===== Exercise data =====

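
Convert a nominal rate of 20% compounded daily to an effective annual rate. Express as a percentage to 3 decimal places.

One year is 365 periods at 0.000547945 each: (1 + 0.000547945)^365 ≈ 1.221336.
EAR = 1.221336 − 1 ≈ 22.13359%.

22.134%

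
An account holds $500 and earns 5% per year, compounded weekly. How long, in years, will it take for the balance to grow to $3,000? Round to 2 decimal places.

35.85 years

(1 + 0.000961538)^(52t) = 3,000/500 = 6.
52t·ln(1 + 0.000961538) = ln(6); 52t = 1.7918/0.000961076 ≈ 1864.3256.
t ≈ 35.8524 years.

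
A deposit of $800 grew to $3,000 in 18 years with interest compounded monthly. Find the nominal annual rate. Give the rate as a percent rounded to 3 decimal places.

7.366%

(1 + r/12)^216 = 3,000/800 = 3.75.
1 + r/12 = 3.75^(1/216) ≈ 1.006138, so r/12 ≈ 0.006138.
r ≈ 12·0.006138 = 7.36560%.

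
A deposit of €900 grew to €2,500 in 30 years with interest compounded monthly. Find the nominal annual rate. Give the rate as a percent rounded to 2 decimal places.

(1 + r/12)^360 = 2,500/900 = 2.77778.
1 + r/12 = 2.77778^(1/360) ≈ 1.002842, so r/12 ≈ 0.00284195.
r ≈ 12·0.00284195 = 3.41034%.

3.41%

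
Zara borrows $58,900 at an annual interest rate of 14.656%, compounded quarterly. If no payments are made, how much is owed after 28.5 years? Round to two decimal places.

Periodic rate = 14.656%/4 = 0.03664; periods = 4·28.5 = 114.
A = 58,900·(1 + 0.03664)^114 ≈ 58,900·60.47665144531 ≈ 3,562,074.7701.

$3,562,074.77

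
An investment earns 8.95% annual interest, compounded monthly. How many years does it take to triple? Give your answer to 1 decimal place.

12.3 years

(1 + 0.00745833)^(12t) = 3.
12t = ln 3 / ln(1 + 0.00745833) ≈ 1.0986/0.00743066 ≈ 147.8486.
t ≈ 12.3207.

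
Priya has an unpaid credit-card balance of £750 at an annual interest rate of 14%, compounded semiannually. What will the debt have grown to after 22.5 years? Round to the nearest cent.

£15,751.84

Periodic rate = 14%/2 = 0.07; periods = 2·22.5 = 45.
A = 750·(1 + 0.07)^45 ≈ 750·21.002451759 ≈ 15,751.8388.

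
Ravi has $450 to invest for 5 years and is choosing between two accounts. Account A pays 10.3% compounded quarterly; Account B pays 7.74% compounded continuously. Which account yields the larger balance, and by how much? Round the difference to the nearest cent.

Account A growth factor: (1 + 0.02575)^20 ≈ 1.66276362; balance ≈ 748.2436.
Account B growth factor: e^(0.0774·5) = e^0.387 ≈ 1.47255649; balance ≈ 662.6504.
Account A is larger by 85.5932.

Account A, by $85.59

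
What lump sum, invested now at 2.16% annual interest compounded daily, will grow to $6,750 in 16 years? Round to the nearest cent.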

=====

Retype every line of the listing above exactly as given.

Final answer:
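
Convert a nominal rate of 20% compounded daily to an effective annual rate. Express as a percentage to 3 decimal places.

One year is 365 periods at 0.000547945 each: (1 + 0.000547945)^365 ≈ 1.221336.
EAR = 1.221336 − 1 ≈ 22.13359%.

22.134%

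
An account holds $500 and earns 5% per year, compounded weekly. How long, in years, will it take for the balance to grow to $3,000? Round to 2 decimal places.

35.85 years

(1 + 0.000961538)^(52t) = 3,000/500 = 6.
52t·ln(1 + 0.000961538) = ln(6); 52t = 1.7918/0.000961076 ≈ 1864.3256.
t ≈ 35.8524 years.

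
A deposit of $800 grew to $3,000 in 18 years with interest compounded monthly. Find the nominal annual rate. Give the rate as a percent rounded to 3 decimal places.

7.366%

(1 + r/12)^216 = 3,000/800 = 3.75.
1 + r/12 = 3.75^(1/216) ≈ 1.006138, so r/12 ≈ 0.006138.
r ≈ 12·0.006138 = 7.36560%.

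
A deposit of €900 grew to €2,500 in 30 years with interest compounded monthly. Find the nominal annual rate. Give the rate as a percent rounded to 2 decimal places.

(1 + r/12)^360 = 2,500/900 = 2.77778.
1 + r/12 = 2.77778^(1/360) ≈ 1.002842, so r/12 ≈ 0.00284195.
r ≈ 12·0.00284195 = 3.41034%.

3.41%

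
Zara borrows $58,900 at an annual interest rate of 14.656%, compounded quarterly. If no payments are made, how much is owed after 28.5 years? Round to two decimal places.

Periodic rate = 14.656%/4 = 0.03664; periods = 4·28.5 = 114.
A = 58,900·(1 + 0.03664)^114 ≈ 58,900·60.47665144531 ≈ 3,562,074.7701.

$3,562,074.77

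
An investment earns 8.95% annual interest, compounded monthly. How many years does it take to triple? Give your answer to 1 decimal place.

12.3 years

(1 + 0.00745833)^(12t) = 3.
12t = ln 3 / ln(1 + 0.00745833) ≈ 1.0986/0.00743066 ≈ 147.8486.
t ≈ 12.3207.

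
Priya has an unpaid credit-card balance of £750 at an annual interest rate of 14%, compounded semiannually. What will the debt have grown to after 22.5 years? Round to the nearest cent.

£15,751.84

Periodic rate = 14%/2 = 0.07; periods = 2·22.5 = 45.
A = 750·(1 + 0.07)^45 ≈ 750·21.002451759 ≈ 15,751.8388.

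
Ravi has $450 to invest for 5 years and is choosing between two accounts. Account A pays 10.3% compounded quarterly; Account B pays 7.74% compounded continuously. Which account yields the larger balance, and by how much? Round the difference to the nearest cent.

Account A growth factor: (1 + 0.02575)^20 ≈ 1.66276362; balance ≈ 748.2436.
Account B growth factor: e^(0.0774·5) = e^0.387 ≈ 1.47255649; balance ≈ 662.6504.
Account A is larger by 85.5932.

Account A, by $85.59

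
What lump sum, invested now at 2.16% annual interest compounded daily, will grow to $6,750 in 16 years? Round to the nearest cent.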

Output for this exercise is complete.